THE PROBLEM - Of the lines below, write out exactly those from the line with "The reaction 2" through the line with "(1) add 0.04262", both included, and skip the rest.

Records excerpted from a collection -
..........
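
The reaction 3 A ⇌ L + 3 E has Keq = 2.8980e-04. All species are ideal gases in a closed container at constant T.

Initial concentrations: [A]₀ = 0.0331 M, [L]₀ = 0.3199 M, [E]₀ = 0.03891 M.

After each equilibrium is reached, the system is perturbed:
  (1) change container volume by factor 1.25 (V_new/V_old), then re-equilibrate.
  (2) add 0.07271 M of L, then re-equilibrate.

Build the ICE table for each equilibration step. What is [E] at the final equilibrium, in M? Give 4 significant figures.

[E]_eq = 0.005082 M

Q₀ = 0.5197 vs Keq = 2.8980e-04 ⇒ Q>K, reverse
Step 1:
                  A         L         E
  Initial    0.0331    0.3199   0.03891
  Change    0.03249  -0.01083  -0.03249
  Equil     0.06559    0.3091   0.00642
  solve Keq expr → x = -0.01083; check Q = 2.8980e-04
Then change container volume by factor 1.25 (V_new/V_old).
Step 2:
                  A         L         E
  Initial   0.05247    0.2473  0.005136
  Change  -3.5795e-04 1.1932e-04 3.5795e-04
  Equil     0.05211    0.2474  0.005494
  solve Keq expr → x = 1.1932e-04; check Q = 2.8980e-04
Then add 0.07271 M of L.
Step 3:
                  A         L         E
  Initial   0.05211    0.3201  0.005494
  Change  4.1163e-04 -1.3721e-04 -4.1163e-04
  Equil     0.05253    0.3199  0.005082
  solve Keq expr → x = -1.3721e-04; check Q = 2.8980e-04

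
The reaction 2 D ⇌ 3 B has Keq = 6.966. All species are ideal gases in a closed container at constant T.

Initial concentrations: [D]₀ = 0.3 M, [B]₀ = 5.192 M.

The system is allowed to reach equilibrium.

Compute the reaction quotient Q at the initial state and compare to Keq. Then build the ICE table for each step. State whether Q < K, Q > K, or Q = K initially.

Q₀ = 1555 vs Keq = 6.966 ⇒ Q>K, reverse
Step 1:
                    D           B
  init            0.3       5.192
  Δ             1.546      -2.318
  eq            1.846       2.874
  solve Keq expr → x = -0.7728; check Q = 6.966

Q₀ = 1555; Q > K (proceeds reverse)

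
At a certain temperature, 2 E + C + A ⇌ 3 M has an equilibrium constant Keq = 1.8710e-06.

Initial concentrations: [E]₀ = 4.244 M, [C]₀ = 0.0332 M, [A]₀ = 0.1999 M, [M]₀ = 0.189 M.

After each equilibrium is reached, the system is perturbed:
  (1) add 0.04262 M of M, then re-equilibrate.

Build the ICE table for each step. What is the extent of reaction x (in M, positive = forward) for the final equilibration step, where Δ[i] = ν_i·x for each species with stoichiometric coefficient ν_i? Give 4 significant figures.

x = -0.01398 M

Q₀ = 0.05648 vs Keq = 1.8710e-06 ⇒ Q>K, reverse
Step 1:
                   E          C          A          M
  Initial      4.244     0.0332     0.1999      0.189
  Change      0.1197    0.05983    0.05983    -0.1795
  Equil        4.364    0.09303     0.2597   0.009513
  solve Keq expr → x = -0.05983; check Q = 1.8710e-06
Then add 0.04262 M of M.
Step 2:
                   E          C          A          M
  Initial      4.364    0.09303     0.2597    0.05213
  Change     0.02796    0.01398    0.01398   -0.04195
  Equil        4.392      0.107     0.2737    0.01019
  solve Keq expr → x = -0.01398; check Q = 1.8710e-06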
..........
ANSWER TO THIS TASK -
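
The reaction 2 D ⇌ 3 B has Keq = 6.966. All species are ideal gases in a closed container at constant T.

Initial concentrations: [D]₀ = 0.3 M, [B]₀ = 5.192 M.

The system is allowed to reach equilibrium.

Compute the reaction quotient Q at the initial state and compare to Keq. Then build the ICE table for each step. State whether Q < K, Q > K, or Q = K initially.

Q₀ = 1555 vs Keq = 6.966 ⇒ Q>K, reverse
Step 1:
                    D           B
  init            0.3       5.192
  Δ             1.546      -2.318
  eq            1.846       2.874
  solve Keq expr → x = -0.7728; check Q = 6.966

Q₀ = 1555; Q > K (proceeds reverse)

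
At a certain temperature, 2 E + C + A ⇌ 3 M has an equilibrium constant Keq = 1.8710e-06.

Initial concentrations: [E]₀ = 4.244 M, [C]₀ = 0.0332 M, [A]₀ = 0.1999 M, [M]₀ = 0.189 M.

After each equilibrium is reached, the system is perturbed:
  (1) add 0.04262 M of M, then re-equilibrate.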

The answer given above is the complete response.